-- WORK INSTRUCTION --
Two lines below mark the span: the one containing "Let L(I, D)" and the one containing "Answer: $0$". Set down both, plus every line between, exactly as they stand, and nothing else.

-- DATASET EXTRACT --
═══

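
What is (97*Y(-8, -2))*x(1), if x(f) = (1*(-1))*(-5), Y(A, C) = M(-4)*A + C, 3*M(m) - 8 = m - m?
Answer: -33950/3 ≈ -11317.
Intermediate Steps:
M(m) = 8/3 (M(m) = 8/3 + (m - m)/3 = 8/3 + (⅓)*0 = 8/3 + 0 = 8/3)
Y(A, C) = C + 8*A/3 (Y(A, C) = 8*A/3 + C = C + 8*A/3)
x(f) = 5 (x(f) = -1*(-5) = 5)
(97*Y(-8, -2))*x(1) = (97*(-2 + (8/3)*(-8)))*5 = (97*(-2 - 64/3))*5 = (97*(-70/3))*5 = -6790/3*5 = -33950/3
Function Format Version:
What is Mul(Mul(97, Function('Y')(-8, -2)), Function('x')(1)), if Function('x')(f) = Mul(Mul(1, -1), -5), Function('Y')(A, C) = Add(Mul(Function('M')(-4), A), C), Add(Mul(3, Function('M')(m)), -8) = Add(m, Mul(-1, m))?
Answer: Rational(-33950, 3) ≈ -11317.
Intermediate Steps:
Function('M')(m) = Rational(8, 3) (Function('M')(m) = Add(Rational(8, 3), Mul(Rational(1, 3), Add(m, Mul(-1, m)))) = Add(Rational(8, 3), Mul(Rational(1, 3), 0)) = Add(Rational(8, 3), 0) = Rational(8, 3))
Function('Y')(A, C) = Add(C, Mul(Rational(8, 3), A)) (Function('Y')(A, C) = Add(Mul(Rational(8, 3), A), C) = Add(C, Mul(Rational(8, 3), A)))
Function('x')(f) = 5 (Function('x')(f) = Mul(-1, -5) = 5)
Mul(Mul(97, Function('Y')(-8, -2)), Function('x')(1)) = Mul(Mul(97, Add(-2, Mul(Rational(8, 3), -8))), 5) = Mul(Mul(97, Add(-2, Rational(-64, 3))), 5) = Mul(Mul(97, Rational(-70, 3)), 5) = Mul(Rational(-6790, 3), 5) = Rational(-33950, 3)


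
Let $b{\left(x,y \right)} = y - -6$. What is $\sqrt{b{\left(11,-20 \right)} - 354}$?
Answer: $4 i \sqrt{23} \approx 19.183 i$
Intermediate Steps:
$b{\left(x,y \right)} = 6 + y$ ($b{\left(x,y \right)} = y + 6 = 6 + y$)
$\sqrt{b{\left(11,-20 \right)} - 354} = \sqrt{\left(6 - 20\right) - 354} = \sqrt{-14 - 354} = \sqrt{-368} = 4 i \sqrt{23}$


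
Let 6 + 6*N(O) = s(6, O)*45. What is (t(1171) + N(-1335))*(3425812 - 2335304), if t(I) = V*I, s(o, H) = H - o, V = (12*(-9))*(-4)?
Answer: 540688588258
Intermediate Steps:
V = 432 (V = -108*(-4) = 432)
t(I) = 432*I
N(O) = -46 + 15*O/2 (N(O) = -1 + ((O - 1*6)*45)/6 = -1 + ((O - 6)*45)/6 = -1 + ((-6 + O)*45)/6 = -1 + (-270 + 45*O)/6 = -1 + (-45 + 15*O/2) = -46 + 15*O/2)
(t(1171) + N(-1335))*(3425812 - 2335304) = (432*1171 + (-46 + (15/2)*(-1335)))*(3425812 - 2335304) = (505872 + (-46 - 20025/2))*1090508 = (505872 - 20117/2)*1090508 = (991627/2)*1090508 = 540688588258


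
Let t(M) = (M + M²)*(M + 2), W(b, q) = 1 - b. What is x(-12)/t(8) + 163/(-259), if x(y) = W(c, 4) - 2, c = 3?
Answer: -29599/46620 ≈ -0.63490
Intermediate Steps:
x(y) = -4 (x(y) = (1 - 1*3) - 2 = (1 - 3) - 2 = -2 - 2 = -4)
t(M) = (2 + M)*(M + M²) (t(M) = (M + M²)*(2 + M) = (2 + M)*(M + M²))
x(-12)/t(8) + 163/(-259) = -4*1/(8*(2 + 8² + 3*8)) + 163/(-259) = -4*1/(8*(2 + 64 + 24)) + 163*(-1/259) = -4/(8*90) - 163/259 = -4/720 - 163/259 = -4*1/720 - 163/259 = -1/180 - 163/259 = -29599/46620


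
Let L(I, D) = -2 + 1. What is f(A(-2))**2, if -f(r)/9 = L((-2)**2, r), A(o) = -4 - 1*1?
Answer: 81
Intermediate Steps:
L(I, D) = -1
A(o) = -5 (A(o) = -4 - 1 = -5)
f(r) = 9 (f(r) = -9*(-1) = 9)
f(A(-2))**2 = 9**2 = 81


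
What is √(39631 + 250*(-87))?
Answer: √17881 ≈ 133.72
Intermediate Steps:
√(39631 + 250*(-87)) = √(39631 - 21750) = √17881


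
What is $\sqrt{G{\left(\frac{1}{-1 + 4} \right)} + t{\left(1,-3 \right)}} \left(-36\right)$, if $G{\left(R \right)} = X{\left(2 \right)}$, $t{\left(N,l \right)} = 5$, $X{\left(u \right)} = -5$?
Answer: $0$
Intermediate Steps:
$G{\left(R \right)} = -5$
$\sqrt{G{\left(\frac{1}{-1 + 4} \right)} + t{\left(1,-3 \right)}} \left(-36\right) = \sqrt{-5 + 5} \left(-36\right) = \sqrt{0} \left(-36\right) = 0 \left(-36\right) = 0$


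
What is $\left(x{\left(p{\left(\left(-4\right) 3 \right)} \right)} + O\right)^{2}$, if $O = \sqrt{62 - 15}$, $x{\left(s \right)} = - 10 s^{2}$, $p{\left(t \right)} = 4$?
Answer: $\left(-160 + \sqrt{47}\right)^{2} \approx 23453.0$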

═══

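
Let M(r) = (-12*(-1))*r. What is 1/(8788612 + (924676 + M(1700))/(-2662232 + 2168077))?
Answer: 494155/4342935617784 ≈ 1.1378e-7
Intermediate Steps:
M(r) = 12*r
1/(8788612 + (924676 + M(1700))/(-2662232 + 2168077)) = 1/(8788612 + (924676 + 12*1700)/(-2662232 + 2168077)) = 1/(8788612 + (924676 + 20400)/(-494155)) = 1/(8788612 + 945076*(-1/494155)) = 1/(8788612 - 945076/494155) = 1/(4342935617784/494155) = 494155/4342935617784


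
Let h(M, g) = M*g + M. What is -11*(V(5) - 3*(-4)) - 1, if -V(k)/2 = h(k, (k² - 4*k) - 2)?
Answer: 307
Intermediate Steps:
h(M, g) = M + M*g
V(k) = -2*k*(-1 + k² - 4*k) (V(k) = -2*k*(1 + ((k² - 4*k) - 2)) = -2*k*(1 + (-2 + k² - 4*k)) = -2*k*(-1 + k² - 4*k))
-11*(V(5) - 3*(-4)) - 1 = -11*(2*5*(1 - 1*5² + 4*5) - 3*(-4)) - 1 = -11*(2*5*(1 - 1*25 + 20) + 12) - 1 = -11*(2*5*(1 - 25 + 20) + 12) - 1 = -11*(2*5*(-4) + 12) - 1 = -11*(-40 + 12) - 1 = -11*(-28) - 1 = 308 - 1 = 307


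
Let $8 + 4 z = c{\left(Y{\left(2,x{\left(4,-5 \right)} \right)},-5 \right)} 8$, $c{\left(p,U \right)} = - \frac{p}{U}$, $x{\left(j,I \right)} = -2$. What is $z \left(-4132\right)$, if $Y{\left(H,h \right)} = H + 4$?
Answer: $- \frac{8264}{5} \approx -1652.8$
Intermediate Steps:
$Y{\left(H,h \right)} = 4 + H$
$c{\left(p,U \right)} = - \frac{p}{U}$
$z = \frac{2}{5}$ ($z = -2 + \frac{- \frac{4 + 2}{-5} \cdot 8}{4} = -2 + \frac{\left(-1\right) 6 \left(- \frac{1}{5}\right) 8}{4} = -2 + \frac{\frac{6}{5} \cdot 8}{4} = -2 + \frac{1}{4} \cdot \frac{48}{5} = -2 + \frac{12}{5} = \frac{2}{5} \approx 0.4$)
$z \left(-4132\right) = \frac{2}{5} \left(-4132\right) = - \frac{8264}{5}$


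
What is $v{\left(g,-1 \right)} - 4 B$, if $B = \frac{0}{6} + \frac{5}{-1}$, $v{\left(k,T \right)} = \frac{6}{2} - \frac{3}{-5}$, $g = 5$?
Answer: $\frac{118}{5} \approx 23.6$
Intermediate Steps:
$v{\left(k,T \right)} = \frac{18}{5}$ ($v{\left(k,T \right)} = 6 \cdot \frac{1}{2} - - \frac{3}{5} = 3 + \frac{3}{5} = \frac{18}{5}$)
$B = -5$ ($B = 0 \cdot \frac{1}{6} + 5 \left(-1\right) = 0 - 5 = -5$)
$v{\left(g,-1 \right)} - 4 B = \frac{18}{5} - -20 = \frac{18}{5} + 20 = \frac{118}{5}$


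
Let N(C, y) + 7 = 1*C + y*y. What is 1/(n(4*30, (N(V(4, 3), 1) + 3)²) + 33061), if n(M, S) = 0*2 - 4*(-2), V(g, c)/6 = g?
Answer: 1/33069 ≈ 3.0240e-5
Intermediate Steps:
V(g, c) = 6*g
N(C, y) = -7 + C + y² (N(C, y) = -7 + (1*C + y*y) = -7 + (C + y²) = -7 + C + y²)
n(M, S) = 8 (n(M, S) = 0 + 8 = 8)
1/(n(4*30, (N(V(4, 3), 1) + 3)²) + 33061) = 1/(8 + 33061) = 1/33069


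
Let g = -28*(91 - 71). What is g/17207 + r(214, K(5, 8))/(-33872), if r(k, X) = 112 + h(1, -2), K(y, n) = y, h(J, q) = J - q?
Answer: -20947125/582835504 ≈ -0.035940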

═══

-- SOLUTION TO THIS PROBLEM --
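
Let L(I, D) = -2 + 1. What is f(A(-2))**2, if -f(r)/9 = L((-2)**2, r), A(o) = -4 - 1*1?
Answer: 81
Intermediate Steps:
L(I, D) = -1
A(o) = -5 (A(o) = -4 - 1 = -5)
f(r) = 9 (f(r) = -9*(-1) = 9)
f(A(-2))**2 = 9**2 = 81


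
What is √(39631 + 250*(-87))?
Answer: √17881 ≈ 133.72
Intermediate Steps:
√(39631 + 250*(-87)) = √(39631 - 21750) = √17881


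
What is $\sqrt{G{\left(\frac{1}{-1 + 4} \right)} + t{\left(1,-3 \right)}} \left(-36\right)$, if $G{\left(R \right)} = X{\left(2 \right)}$, $t{\left(N,l \right)} = 5$, $X{\left(u \right)} = -5$?
Answer: $0$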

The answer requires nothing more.